What lines below hold the string "Doolittle"? Copy them all.

(DATASET RECORDS Opens)

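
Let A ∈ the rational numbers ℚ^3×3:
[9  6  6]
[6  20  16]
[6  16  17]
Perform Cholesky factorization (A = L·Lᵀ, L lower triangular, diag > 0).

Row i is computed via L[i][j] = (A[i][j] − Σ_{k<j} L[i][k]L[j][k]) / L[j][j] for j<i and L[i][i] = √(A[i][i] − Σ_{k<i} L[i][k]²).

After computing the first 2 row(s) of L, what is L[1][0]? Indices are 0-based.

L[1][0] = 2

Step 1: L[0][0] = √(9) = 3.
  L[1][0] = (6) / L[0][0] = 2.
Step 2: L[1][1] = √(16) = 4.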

(DATASET RECORDS Closes)
(DATASET RECORDS Opens)

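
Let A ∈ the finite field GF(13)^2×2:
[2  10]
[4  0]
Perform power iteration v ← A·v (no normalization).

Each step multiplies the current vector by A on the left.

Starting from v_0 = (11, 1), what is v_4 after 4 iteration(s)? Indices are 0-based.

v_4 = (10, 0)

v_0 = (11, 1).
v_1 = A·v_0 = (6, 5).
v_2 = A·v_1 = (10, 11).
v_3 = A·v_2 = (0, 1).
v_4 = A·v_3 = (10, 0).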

(DATASET RECORDS Closes)
(DATASET RECORDS Opens)

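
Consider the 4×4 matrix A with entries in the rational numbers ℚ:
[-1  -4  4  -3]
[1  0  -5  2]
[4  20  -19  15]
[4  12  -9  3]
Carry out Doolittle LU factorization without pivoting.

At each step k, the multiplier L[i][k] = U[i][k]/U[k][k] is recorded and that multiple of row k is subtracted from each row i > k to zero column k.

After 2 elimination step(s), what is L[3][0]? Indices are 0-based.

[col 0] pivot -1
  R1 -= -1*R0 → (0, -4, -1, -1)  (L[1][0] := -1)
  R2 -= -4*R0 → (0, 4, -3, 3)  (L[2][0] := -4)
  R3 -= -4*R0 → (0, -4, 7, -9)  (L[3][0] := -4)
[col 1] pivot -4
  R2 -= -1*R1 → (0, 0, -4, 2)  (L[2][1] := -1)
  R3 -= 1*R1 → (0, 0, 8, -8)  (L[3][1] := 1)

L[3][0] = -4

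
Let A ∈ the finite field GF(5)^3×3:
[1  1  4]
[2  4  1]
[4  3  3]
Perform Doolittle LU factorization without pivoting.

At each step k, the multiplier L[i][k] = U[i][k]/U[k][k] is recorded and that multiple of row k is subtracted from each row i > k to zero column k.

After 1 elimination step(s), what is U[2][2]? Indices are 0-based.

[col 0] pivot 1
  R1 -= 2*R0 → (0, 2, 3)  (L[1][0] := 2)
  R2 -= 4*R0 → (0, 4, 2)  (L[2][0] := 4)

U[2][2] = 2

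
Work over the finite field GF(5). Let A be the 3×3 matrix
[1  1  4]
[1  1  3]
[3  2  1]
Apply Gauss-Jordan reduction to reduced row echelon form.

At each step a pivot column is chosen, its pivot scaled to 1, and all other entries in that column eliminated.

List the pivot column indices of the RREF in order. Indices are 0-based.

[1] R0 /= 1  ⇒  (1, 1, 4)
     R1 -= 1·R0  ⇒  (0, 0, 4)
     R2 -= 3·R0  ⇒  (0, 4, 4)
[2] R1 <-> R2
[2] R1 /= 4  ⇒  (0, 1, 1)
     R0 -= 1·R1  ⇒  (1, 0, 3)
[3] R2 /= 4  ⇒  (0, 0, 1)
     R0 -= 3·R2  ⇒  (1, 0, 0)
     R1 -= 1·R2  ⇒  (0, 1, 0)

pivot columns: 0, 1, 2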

(DATASET RECORDS Closes)

* EXPECTED OUTPUT
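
Carry out Doolittle LU factorization without pivoting.
Perform Doolittle LU factorization without pivoting.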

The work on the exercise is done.